§ Exercise prompt: Throughout the entries below, report every line where "points" is found.
BEGIN Dataset excerpts
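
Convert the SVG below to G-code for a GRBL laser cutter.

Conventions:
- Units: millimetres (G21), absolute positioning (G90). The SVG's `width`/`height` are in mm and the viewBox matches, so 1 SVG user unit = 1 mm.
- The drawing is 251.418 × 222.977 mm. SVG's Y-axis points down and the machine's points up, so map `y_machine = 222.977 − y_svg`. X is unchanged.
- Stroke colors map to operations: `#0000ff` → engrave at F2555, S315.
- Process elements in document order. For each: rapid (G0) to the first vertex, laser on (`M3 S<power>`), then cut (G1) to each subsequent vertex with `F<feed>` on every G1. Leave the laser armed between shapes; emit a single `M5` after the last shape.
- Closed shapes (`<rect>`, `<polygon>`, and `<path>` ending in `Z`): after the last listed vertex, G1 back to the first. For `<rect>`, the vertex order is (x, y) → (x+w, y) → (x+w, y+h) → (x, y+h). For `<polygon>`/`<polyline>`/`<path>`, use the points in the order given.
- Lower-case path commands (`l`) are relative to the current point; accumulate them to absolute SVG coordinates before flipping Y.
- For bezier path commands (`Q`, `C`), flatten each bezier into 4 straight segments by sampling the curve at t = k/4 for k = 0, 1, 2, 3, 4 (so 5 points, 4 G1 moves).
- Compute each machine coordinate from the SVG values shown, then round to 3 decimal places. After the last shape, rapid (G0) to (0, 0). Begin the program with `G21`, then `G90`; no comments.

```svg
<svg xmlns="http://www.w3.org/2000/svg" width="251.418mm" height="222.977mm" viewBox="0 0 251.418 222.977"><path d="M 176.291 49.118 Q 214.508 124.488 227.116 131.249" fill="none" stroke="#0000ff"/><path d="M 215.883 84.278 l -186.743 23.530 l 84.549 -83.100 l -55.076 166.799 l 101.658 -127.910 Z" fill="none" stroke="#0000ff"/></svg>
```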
END Dataset excerpts
BEGIN Dataset excerpts
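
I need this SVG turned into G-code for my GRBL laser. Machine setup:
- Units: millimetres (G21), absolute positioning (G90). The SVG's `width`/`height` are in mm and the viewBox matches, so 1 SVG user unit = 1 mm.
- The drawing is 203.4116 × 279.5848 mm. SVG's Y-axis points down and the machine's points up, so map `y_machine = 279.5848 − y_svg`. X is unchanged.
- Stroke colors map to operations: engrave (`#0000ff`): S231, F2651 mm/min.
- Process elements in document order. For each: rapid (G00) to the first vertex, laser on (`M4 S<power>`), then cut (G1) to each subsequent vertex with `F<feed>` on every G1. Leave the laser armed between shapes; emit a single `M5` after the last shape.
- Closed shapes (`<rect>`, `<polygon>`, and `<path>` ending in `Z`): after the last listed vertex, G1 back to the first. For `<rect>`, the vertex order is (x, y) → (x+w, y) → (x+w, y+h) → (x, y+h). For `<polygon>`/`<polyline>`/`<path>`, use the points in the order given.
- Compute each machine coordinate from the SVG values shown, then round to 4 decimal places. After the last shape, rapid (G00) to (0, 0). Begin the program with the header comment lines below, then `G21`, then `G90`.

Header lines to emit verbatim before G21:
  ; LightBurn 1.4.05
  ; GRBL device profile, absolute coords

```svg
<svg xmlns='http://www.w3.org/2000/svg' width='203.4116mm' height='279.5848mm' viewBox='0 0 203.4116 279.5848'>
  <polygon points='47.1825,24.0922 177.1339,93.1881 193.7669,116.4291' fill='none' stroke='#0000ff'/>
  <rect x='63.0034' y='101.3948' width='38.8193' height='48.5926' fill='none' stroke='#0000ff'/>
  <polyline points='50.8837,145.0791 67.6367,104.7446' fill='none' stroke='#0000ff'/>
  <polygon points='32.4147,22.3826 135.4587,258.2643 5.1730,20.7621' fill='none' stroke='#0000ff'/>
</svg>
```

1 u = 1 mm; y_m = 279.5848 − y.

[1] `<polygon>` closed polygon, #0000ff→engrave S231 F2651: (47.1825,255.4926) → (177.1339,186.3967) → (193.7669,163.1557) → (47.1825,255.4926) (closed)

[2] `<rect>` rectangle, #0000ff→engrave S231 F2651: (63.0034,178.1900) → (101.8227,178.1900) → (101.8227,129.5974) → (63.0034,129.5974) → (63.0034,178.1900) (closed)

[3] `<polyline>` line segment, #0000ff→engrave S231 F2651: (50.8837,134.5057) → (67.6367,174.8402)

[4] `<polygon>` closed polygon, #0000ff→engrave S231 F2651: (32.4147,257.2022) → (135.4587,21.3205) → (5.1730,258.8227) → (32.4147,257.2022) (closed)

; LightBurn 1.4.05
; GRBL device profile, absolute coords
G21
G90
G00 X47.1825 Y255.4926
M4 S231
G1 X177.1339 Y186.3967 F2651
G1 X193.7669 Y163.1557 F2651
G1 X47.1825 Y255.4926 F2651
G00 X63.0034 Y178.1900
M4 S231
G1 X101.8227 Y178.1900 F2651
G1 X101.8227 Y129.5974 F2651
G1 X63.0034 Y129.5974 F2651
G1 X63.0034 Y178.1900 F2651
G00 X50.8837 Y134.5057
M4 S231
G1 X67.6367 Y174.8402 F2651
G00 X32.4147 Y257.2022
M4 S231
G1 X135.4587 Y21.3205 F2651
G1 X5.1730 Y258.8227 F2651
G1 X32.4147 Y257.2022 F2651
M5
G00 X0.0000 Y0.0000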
END Dataset excerpts
§ Task response:
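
- The drawing is 251.418 × 222.977 mm. SVG's Y-axis points down and the machine's points up, so map `y_machine = 222.977 − y_svg`. X is unchanged.
- Closed shapes (`<rect>`, `<polygon>`, and `<path>` ending in `Z`): after the last listed vertex, G1 back to the first. For `<rect>`, the vertex order is (x, y) → (x+w, y) → (x+w, y+h) → (x, y+h). For `<polygon>`/`<polyline>`/`<path>`, use the points in the order given.
- For bezier path commands (`Q`, `C`), flatten each bezier into 4 straight segments by sampling the curve at t = k/4 for k = 0, 1, 2, 3, 4 (so 5 points, 4 G1 moves).
- The drawing is 203.4116 × 279.5848 mm. SVG's Y-axis points down and the machine's points up, so map `y_machine = 279.5848 − y_svg`. X is unchanged.
- Closed shapes (`<rect>`, `<polygon>`, and `<path>` ending in `Z`): after the last listed vertex, G1 back to the first. For `<rect>`, the vertex order is (x, y) → (x+w, y) → (x+w, y+h) → (x, y+h). For `<polygon>`/`<polyline>`/`<path>`, use the points in the order given.
  <polygon points='47.1825,24.0922 177.1339,93.1881 193.7669,116.4291' fill='none' stroke='#0000ff'/>
  <polyline points='50.8837,145.0791 67.6367,104.7446' fill='none' stroke='#0000ff'/>
  <polygon points='32.4147,22.3826 135.4587,258.2643 5.1730,20.7621' fill='none' stroke='#0000ff'/>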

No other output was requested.